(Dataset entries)
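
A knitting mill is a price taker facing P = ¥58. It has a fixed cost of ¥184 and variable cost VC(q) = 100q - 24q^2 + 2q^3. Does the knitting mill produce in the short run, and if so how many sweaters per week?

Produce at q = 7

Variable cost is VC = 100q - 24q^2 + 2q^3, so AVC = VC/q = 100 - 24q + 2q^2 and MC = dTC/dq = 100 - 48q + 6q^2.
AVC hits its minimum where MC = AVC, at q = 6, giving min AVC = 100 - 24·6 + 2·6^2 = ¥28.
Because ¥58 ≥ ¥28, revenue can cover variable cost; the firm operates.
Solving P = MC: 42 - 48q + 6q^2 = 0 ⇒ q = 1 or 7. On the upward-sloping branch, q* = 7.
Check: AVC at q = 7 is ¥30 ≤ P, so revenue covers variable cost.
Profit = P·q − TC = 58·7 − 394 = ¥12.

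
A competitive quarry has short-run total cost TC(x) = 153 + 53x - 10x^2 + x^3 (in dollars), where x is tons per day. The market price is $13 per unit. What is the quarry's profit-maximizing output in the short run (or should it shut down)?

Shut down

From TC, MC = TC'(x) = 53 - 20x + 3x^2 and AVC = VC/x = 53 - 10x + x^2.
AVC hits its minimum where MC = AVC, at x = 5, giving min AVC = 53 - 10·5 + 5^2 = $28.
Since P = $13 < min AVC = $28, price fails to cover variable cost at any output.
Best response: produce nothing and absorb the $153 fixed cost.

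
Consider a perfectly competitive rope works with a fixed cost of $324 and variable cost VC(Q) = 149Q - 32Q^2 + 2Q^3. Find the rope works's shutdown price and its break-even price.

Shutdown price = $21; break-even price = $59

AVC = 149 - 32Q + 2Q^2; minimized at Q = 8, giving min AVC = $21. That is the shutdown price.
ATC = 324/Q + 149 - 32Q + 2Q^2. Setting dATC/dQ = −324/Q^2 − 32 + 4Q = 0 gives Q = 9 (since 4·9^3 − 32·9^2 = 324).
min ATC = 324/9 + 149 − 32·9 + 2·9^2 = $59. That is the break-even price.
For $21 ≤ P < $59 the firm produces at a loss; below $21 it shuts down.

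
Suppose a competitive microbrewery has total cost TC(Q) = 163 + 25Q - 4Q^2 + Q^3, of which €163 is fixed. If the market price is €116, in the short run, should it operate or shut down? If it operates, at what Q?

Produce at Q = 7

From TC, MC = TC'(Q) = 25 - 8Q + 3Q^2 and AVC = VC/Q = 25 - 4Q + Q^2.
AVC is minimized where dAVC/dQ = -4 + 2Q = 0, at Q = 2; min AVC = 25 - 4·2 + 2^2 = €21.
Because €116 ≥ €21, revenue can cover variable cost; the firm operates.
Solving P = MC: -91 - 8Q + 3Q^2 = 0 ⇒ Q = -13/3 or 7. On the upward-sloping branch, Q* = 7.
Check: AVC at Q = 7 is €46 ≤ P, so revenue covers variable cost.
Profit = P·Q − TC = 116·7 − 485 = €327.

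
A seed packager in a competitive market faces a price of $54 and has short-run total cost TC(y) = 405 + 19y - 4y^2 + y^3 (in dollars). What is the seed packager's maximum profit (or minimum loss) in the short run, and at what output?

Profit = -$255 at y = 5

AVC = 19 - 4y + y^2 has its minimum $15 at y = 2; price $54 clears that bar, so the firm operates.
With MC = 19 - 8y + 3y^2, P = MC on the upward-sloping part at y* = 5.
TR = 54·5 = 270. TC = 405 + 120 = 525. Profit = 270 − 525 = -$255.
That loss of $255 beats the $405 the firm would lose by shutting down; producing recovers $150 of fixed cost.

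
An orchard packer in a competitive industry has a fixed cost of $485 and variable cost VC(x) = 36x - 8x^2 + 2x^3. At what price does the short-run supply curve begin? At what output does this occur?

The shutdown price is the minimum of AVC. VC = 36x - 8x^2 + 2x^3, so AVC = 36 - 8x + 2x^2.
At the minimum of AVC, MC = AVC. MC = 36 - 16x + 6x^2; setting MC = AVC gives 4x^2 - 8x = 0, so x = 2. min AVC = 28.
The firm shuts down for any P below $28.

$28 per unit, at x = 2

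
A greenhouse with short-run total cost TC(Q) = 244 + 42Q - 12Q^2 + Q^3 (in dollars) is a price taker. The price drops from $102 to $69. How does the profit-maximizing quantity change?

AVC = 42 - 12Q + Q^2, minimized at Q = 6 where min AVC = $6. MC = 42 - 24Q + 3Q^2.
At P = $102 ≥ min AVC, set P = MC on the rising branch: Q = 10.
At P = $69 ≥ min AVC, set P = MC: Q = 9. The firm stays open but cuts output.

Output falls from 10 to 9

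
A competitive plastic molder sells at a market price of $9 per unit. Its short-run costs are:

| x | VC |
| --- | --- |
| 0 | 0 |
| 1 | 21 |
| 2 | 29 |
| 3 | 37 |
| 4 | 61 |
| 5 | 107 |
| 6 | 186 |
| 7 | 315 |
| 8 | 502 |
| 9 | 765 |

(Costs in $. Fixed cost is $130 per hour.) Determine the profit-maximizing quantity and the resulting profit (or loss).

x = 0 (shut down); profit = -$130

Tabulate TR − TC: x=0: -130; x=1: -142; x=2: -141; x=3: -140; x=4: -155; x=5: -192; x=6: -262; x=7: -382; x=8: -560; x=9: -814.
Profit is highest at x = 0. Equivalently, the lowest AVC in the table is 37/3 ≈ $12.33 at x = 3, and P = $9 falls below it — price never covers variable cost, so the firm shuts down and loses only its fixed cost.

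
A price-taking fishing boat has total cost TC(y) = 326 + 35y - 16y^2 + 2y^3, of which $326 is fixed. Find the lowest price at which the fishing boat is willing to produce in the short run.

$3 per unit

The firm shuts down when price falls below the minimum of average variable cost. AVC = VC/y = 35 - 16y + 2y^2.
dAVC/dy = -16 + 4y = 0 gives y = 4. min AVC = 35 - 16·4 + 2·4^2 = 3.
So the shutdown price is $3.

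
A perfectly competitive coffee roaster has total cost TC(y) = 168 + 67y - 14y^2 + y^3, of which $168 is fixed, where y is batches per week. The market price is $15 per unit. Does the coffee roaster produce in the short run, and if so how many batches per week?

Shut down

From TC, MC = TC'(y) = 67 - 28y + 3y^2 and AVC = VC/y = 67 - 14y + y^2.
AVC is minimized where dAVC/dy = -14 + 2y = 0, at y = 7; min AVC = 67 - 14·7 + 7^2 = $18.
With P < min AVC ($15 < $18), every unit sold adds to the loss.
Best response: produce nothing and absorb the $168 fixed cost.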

**Exercise requirements**
Word for word, return all of the records.

**Problem solution**
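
A knitting mill is a price taker facing P = ¥58. It has a fixed cost of ¥184 and variable cost VC(q) = 100q - 24q^2 + 2q^3. Does the knitting mill produce in the short run, and if so how many sweaters per week?

Produce at q = 7

Variable cost is VC = 100q - 24q^2 + 2q^3, so AVC = VC/q = 100 - 24q + 2q^2 and MC = dTC/dq = 100 - 48q + 6q^2.
AVC hits its minimum where MC = AVC, at q = 6, giving min AVC = 100 - 24·6 + 2·6^2 = ¥28.
Because ¥58 ≥ ¥28, revenue can cover variable cost; the firm operates.
Solving P = MC: 42 - 48q + 6q^2 = 0 ⇒ q = 1 or 7. On the upward-sloping branch, q* = 7.
Check: AVC at q = 7 is ¥30 ≤ P, so revenue covers variable cost.
Profit = P·q − TC = 58·7 − 394 = ¥12.

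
A competitive quarry has short-run total cost TC(x) = 153 + 53x - 10x^2 + x^3 (in dollars), where x is tons per day. The market price is $13 per unit. What is the quarry's profit-maximizing output in the short run (or should it shut down)?

Shut down

From TC, MC = TC'(x) = 53 - 20x + 3x^2 and AVC = VC/x = 53 - 10x + x^2.
AVC hits its minimum where MC = AVC, at x = 5, giving min AVC = 53 - 10·5 + 5^2 = $28.
Since P = $13 < min AVC = $28, price fails to cover variable cost at any output.
Best response: produce nothing and absorb the $153 fixed cost.

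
Consider a perfectly competitive rope works with a fixed cost of $324 and variable cost VC(Q) = 149Q - 32Q^2 + 2Q^3. Find the rope works's shutdown price and its break-even price.

Shutdown price = $21; break-even price = $59

AVC = 149 - 32Q + 2Q^2; minimized at Q = 8, giving min AVC = $21. That is the shutdown price.
ATC = 324/Q + 149 - 32Q + 2Q^2. Setting dATC/dQ = −324/Q^2 − 32 + 4Q = 0 gives Q = 9 (since 4·9^3 − 32·9^2 = 324).
min ATC = 324/9 + 149 − 32·9 + 2·9^2 = $59. That is the break-even price.
For $21 ≤ P < $59 the firm produces at a loss; below $21 it shuts down.

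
Suppose a competitive microbrewery has total cost TC(Q) = 163 + 25Q - 4Q^2 + Q^3, of which €163 is fixed. If the market price is €116, in the short run, should it operate or shut down? If it operates, at what Q?

Produce at Q = 7

From TC, MC = TC'(Q) = 25 - 8Q + 3Q^2 and AVC = VC/Q = 25 - 4Q + Q^2.
AVC is minimized where dAVC/dQ = -4 + 2Q = 0, at Q = 2; min AVC = 25 - 4·2 + 2^2 = €21.
Because €116 ≥ €21, revenue can cover variable cost; the firm operates.
Solving P = MC: -91 - 8Q + 3Q^2 = 0 ⇒ Q = -13/3 or 7. On the upward-sloping branch, Q* = 7.
Check: AVC at Q = 7 is €46 ≤ P, so revenue covers variable cost.
Profit = P·Q − TC = 116·7 − 485 = €327.

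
A seed packager in a competitive market faces a price of $54 and has short-run total cost TC(y) = 405 + 19y - 4y^2 + y^3 (in dollars). What is the seed packager's maximum profit (or minimum loss) in the short run, and at what output?

Profit = -$255 at y = 5

AVC = 19 - 4y + y^2 has its minimum $15 at y = 2; price $54 clears that bar, so the firm operates.
With MC = 19 - 8y + 3y^2, P = MC on the upward-sloping part at y* = 5.
TR = 54·5 = 270. TC = 405 + 120 = 525. Profit = 270 − 525 = -$255.
That loss of $255 beats the $405 the firm would lose by shutting down; producing recovers $150 of fixed cost.

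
An orchard packer in a competitive industry has a fixed cost of $485 and variable cost VC(x) = 36x - 8x^2 + 2x^3. At what price does the short-run supply curve begin? At what output does this occur?

The shutdown price is the minimum of AVC. VC = 36x - 8x^2 + 2x^3, so AVC = 36 - 8x + 2x^2.
At the minimum of AVC, MC = AVC. MC = 36 - 16x + 6x^2; setting MC = AVC gives 4x^2 - 8x = 0, so x = 2. min AVC = 28.
The firm shuts down for any P below $28.

$28 per unit, at x = 2

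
A greenhouse with short-run total cost TC(Q) = 244 + 42Q - 12Q^2 + Q^3 (in dollars) is a price taker. The price drops from $102 to $69. How does the profit-maximizing quantity change?

AVC = 42 - 12Q + Q^2, minimized at Q = 6 where min AVC = $6. MC = 42 - 24Q + 3Q^2.
At P = $102 ≥ min AVC, set P = MC on the rising branch: Q = 10.
At P = $69 ≥ min AVC, set P = MC: Q = 9. The firm stays open but cuts output.

Output falls from 10 to 9

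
A competitive plastic molder sells at a market price of $9 per unit. Its short-run costs are:

| x | VC |
| --- | --- |
| 0 | 0 |
| 1 | 21 |
| 2 | 29 |
| 3 | 37 |
| 4 | 61 |
| 5 | 107 |
| 6 | 186 |
| 7 | 315 |
| 8 | 502 |
| 9 | 765 |

(Costs in $. Fixed cost is $130 per hour.) Determine the profit-maximizing quantity and the resulting profit (or loss).

x = 0 (shut down); profit = -$130

Tabulate TR − TC: x=0: -130; x=1: -142; x=2: -141; x=3: -140; x=4: -155; x=5: -192; x=6: -262; x=7: -382; x=8: -560; x=9: -814.
Profit is highest at x = 0. Equivalently, the lowest AVC in the table is 37/3 ≈ $12.33 at x = 3, and P = $9 falls below it — price never covers variable cost, so the firm shuts down and loses only its fixed cost.

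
A price-taking fishing boat has total cost TC(y) = 326 + 35y - 16y^2 + 2y^3, of which $326 is fixed. Find the lowest price at which the fishing boat is willing to produce in the short run.

$3 per unit

The firm shuts down when price falls below the minimum of average variable cost. AVC = VC/y = 35 - 16y + 2y^2.
dAVC/dy = -16 + 4y = 0 gives y = 4. min AVC = 35 - 16·4 + 2·4^2 = 3.
So the shutdown price is $3.

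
A perfectly competitive coffee roaster has total cost TC(y) = 168 + 67y - 14y^2 + y^3, of which $168 is fixed, where y is batches per week. The market price is $15 per unit. Does the coffee roaster produce in the short run, and if so how many batches per week?

Shut down

From TC, MC = TC'(y) = 67 - 28y + 3y^2 and AVC = VC/y = 67 - 14y + y^2.
AVC is minimized where dAVC/dy = -14 + 2y = 0, at y = 7; min AVC = 67 - 14·7 + 7^2 = $18.
With P < min AVC ($15 < $18), every unit sold adds to the loss.
Best response: produce nothing and absorb the $168 fixed cost.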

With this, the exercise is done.